Goal of the exercise ->
Find every line below that contains the word "rules" and copy it out.

[Records excerpted from a collection]
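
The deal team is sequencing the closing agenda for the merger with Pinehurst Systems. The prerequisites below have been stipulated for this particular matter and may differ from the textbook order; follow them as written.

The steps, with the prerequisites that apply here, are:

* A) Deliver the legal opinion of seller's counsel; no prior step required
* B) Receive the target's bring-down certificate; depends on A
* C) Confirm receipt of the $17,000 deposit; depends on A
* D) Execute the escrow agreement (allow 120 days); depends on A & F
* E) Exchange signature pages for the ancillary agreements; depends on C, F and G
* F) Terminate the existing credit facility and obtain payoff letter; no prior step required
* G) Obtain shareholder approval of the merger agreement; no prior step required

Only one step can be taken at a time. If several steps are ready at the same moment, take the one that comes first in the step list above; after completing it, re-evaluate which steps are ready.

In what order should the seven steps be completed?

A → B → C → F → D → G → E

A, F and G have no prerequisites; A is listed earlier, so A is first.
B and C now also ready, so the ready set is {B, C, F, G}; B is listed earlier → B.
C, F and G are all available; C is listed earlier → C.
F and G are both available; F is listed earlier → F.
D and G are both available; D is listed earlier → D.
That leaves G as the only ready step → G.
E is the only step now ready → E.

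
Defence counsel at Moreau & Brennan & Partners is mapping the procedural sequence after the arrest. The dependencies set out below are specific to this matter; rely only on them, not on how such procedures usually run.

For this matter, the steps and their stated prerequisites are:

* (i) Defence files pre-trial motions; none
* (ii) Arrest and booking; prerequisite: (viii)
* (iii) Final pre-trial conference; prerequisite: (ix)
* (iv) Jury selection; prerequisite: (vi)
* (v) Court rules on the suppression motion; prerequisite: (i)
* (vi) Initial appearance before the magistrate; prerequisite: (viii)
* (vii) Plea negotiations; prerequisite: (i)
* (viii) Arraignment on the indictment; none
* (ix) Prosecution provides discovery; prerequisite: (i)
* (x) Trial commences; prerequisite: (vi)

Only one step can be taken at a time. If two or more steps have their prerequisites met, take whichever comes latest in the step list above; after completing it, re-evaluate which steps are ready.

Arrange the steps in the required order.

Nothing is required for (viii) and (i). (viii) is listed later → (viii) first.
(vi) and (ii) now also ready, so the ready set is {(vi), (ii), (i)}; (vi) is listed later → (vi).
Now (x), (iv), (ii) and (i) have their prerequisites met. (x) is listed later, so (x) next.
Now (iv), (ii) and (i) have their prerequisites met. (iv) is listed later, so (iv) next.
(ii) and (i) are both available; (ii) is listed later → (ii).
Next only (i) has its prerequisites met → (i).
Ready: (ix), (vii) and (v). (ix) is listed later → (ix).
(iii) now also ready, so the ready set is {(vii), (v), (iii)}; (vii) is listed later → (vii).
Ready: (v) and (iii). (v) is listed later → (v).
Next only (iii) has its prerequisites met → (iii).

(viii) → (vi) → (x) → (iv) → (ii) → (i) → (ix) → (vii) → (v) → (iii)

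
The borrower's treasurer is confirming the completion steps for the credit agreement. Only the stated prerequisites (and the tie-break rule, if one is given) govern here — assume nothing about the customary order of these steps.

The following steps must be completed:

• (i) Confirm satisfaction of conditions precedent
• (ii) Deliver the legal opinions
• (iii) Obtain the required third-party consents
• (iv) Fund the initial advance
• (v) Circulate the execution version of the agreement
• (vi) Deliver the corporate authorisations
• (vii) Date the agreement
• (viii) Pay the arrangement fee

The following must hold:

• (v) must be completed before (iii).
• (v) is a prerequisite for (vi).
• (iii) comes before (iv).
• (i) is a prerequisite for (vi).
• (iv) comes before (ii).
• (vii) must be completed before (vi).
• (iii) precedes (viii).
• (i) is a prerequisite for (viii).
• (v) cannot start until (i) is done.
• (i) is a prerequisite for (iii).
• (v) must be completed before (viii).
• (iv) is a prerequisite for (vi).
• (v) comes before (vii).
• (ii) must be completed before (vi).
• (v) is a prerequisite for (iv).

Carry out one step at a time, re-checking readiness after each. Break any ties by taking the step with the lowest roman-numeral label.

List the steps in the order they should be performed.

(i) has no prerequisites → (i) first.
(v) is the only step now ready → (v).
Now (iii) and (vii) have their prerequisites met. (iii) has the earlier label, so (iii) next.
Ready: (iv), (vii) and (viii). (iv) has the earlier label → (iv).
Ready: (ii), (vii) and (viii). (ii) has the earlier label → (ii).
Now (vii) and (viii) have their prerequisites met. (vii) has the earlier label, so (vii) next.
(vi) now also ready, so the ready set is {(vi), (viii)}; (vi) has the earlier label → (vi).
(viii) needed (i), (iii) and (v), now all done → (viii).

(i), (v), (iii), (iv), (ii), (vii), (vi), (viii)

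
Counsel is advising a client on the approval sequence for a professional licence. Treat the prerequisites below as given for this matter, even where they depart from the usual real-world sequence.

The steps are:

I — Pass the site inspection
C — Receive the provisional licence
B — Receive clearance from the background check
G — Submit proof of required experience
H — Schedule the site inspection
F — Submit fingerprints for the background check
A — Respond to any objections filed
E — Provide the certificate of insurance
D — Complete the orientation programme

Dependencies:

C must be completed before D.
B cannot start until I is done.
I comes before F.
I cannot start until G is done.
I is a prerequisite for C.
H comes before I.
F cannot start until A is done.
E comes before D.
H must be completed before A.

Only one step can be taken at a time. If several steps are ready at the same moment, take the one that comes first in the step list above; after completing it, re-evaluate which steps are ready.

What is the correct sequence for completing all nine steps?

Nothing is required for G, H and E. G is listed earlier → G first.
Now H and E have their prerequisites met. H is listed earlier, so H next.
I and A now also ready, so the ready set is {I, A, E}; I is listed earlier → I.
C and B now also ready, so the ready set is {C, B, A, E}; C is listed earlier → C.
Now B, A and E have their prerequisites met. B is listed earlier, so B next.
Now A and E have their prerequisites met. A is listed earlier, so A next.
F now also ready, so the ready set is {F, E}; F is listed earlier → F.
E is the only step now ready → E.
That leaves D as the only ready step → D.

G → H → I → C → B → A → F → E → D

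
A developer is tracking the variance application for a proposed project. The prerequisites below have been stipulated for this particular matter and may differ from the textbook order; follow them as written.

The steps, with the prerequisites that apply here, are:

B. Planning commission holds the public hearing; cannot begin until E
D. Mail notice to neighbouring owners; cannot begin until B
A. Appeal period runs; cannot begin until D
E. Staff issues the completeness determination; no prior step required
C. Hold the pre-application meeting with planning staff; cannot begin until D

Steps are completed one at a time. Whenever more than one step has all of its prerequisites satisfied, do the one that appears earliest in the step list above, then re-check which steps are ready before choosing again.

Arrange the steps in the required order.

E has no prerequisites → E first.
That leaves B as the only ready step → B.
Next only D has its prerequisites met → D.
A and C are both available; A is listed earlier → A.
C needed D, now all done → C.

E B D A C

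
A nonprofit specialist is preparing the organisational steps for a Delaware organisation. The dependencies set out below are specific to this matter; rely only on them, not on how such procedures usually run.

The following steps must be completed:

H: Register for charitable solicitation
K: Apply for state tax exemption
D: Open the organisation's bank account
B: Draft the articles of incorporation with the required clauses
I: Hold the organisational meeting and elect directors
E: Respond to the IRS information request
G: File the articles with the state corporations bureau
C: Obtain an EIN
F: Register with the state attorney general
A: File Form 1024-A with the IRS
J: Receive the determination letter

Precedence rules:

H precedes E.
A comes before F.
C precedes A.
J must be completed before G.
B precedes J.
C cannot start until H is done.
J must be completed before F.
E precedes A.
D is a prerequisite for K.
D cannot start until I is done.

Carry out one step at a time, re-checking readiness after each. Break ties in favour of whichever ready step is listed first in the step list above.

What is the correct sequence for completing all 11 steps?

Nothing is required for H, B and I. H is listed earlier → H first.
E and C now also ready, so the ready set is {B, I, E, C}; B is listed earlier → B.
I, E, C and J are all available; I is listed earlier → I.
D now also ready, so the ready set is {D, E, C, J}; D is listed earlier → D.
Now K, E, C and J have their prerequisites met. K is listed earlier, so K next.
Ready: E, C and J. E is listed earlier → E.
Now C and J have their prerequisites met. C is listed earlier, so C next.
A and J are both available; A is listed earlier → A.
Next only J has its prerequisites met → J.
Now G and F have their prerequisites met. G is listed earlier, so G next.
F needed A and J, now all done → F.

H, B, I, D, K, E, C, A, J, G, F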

...

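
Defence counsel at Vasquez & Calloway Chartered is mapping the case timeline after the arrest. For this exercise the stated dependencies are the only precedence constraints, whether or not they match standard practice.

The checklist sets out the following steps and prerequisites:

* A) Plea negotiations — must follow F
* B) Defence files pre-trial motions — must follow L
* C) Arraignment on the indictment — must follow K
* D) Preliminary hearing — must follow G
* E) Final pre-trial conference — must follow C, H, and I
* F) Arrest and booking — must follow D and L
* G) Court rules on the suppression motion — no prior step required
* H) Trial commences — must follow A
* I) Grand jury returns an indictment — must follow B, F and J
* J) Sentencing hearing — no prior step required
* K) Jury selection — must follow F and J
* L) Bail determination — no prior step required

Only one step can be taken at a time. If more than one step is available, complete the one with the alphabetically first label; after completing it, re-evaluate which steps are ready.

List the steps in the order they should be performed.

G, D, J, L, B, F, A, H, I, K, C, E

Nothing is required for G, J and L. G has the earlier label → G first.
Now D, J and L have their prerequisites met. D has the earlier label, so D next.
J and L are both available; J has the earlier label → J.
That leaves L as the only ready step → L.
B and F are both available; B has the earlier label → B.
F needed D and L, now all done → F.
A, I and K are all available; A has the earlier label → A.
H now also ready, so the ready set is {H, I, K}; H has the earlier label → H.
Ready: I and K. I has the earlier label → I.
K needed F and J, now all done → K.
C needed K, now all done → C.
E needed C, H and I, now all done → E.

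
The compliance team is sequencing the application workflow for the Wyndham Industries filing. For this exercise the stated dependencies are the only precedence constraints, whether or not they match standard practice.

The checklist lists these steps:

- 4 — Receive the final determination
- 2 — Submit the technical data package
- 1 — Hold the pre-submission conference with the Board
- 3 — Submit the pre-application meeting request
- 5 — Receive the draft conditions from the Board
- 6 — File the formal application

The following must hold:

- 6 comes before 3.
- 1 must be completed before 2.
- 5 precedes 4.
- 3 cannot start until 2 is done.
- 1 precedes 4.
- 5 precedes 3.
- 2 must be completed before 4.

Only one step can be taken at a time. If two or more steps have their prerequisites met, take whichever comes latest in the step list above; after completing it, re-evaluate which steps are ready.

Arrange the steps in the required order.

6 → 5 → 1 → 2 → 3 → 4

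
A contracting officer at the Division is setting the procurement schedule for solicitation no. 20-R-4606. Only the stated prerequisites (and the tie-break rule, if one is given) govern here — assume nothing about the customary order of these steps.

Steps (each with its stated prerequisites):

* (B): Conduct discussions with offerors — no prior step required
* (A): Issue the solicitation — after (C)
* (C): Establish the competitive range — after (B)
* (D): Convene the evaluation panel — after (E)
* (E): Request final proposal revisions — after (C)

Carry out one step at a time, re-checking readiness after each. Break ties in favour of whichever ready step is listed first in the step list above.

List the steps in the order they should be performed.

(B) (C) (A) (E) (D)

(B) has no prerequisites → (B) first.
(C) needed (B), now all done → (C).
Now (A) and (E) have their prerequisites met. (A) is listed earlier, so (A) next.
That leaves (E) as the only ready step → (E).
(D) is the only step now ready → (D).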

Output below ->
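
* (v) Court rules on the suppression motion; prerequisite: (i)
Precedence rules:
* G) Court rules on the suppression motion — no prior step required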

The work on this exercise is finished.